*REQUIRED WORK:*
Scan the entries for "Dave". Every line that holds it is to be copied.

*DATASET ENTRIES:*

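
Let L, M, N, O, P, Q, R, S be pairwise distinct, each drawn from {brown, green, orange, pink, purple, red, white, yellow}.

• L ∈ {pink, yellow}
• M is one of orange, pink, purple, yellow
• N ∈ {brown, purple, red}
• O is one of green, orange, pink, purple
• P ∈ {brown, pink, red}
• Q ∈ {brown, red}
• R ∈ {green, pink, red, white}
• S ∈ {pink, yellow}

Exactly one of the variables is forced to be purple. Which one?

N

Among the 8 variables, white fits only R (and all 8 values in {brown, green, orange, pink, purple, red, white, yellow} must be used), so R = white.
Among the 7 still-open variables, green fits only O (and all 7 values in {brown, green, orange, pink, purple, red, yellow} must be used), so O = green.
The 6 still-open variables draw from only 6 values {brown, orange, pink, purple, red, yellow}, so each is used; only M can be orange, hence M = orange.
The 5 still-open variables draw from only 5 values {brown, pink, purple, red, yellow}, so each is used; only N can be purple, hence N = purple.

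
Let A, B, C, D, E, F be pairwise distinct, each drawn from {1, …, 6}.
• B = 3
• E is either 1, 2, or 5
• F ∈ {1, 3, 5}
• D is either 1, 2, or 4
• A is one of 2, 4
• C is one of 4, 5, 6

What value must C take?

6

B has just one choice, so B = 3. Strike 3 from F.
Among the 5 still-open variables, 6 fits only C (and all 5 values in {1, 2, 4, 5, 6} must be used), so C = 6.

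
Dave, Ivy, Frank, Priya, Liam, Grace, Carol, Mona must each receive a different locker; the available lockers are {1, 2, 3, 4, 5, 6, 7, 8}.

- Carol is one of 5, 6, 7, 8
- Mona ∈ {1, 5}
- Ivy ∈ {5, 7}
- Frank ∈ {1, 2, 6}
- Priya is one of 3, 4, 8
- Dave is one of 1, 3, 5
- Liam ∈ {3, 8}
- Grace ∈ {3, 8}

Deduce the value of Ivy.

The 8 variables together cover exactly {1, 2, 3, 4, 5, 6, 7, 8} — 8 values for 8 variables — and 2 appears only in Frank's list, so Frank = 2.
Among the 7 still-open variables, 4 fits only Priya (and all 7 values in {1, 3, 4, 5, 6, 7, 8} must be used), so Priya = 4.
Among the 6 still-open variables, 6 fits only Carol (and all 6 values in {1, 3, 5, 6, 7, 8} must be used), so Carol = 6.
Among the 5 still-open variables, 7 fits only Ivy (and all 5 values in {1, 3, 5, 7, 8} must be used), so Ivy = 7.

7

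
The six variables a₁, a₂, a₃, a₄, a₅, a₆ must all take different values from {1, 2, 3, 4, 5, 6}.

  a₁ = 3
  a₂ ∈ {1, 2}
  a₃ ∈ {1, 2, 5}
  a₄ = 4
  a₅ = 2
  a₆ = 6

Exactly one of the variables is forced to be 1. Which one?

a₁ has just one choice, so a₁ = 3.
a₄ must be 4 (only option left).
a₅'s domain is down to {2}, so a₅ = 2. Strike 2 from a₂, a₃.
So 1 goes to a₂.

a₂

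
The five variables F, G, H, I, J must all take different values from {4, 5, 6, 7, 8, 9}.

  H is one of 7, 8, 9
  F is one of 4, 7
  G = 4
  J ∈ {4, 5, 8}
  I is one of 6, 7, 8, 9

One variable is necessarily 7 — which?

F

G has just one choice, so G = 4. Eliminate 4 elsewhere: F, J.
So 7 goes to F.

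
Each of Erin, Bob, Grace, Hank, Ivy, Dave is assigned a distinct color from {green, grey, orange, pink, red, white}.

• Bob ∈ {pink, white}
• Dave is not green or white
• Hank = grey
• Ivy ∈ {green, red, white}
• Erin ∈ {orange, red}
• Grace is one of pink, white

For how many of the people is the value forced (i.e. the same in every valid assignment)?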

*EXERCISE SOLUTION:*
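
Dave, Ivy, Frank, Priya, Liam, Grace, Carol, Mona must each receive a different locker; the available lockers are {1, 2, 3, 4, 5, 6, 7, 8}.
- Dave is one of 1, 3, 5
Each of Erin, Bob, Grace, Hank, Ivy, Dave is assigned a distinct color from {green, grey, orange, pink, red, white}.
• Dave is not green or white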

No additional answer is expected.